** Records for processing follows **

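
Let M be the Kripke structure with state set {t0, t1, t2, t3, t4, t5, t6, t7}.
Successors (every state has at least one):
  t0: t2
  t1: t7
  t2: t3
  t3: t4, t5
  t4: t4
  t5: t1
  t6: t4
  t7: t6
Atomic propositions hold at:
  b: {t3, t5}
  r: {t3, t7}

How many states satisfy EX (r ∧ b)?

1

Sat(r ∧ b) = {t3}
Sat(EX (r ∧ b)) = {s : some successor in {t3}} = {t2}
|Sat(EX (r ∧ b))| = |{t2}| = 1.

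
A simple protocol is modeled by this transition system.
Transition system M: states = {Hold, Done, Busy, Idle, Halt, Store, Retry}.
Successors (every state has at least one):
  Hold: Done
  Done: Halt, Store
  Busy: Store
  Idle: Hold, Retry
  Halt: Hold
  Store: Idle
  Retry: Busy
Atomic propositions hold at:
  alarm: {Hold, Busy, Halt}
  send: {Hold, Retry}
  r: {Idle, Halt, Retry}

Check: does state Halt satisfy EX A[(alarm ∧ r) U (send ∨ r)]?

Yes

Sat(alarm ∧ r) = {Halt}
Sat(send ∨ r) = {Hold, Idle, Halt, Retry}
A[(alarm ∧ r) U (send ∨ r)]: least fixpoint, start Z0 = Sat((send ∨ r)) = {Hold, Idle, Halt, Retry}, add states in Sat(alarm ∧ r) with every successor in Z. Already a fixed point.
Sat(A[(alarm ∧ r) U (send ∨ r)]) = {Hold, Idle, Halt, Retry}
Sat(EX A[(alarm ∧ r) U (send ∨ r)]) = {s : some successor in {Hold, Idle, Halt, Retry}} = {Done, Idle, Halt, Store}
Halt ∈ Sat(EX A[(alarm ∧ r) U (send ∨ r)]) = {Done, Idle, Halt, Store}, so the formula holds at Halt.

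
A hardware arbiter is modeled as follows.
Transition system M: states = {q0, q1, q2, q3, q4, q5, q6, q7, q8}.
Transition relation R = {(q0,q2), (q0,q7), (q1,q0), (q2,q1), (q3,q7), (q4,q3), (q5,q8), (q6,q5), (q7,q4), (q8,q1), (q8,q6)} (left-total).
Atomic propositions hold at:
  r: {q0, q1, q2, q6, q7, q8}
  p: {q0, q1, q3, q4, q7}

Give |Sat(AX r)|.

6

Sat(AX r) = {s : every successor in {q0, q1, q2, q6, q7, q8}} = {q0, q1, q2, q3, q5, q8}
|Sat(AX r)| = |{q0, q1, q2, q3, q5, q8}| = 6.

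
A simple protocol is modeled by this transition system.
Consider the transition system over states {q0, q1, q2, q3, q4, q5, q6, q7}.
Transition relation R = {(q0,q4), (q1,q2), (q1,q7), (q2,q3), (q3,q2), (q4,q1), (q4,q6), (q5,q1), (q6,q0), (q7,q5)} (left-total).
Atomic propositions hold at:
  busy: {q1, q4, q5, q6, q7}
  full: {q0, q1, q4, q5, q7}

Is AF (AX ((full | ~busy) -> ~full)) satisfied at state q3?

Sat(~busy) = {q0, q2, q3}
Sat(full | ~busy) = {q0, q1, q2, q3, q4, q5, q7}
Sat(~full) = {q2, q3, q6}
Sat((full | ~busy) -> ~full) = {q2, q3, q6}
Sat(AX ((full | ~busy) -> ~full)) = {s : every successor in {q2, q3, q6}} = {q2, q3}
AF (AX ((full | ~busy) -> ~full)): least fixpoint, start Z0 = {q2, q3}, add states with every successor in Z. Already a fixed point.
Sat(AF (AX ((full | ~busy) -> ~full))) = {q2, q3}
q3 ∈ Sat(AF (AX ((full | ~busy) -> ~full))) = {q2, q3}, so the formula holds at q3.

Yes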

** End of Records for processing **

Problem to solve | Your reply should consist of one number: how many lines above contain the word "total".

Solution for this exercise | 2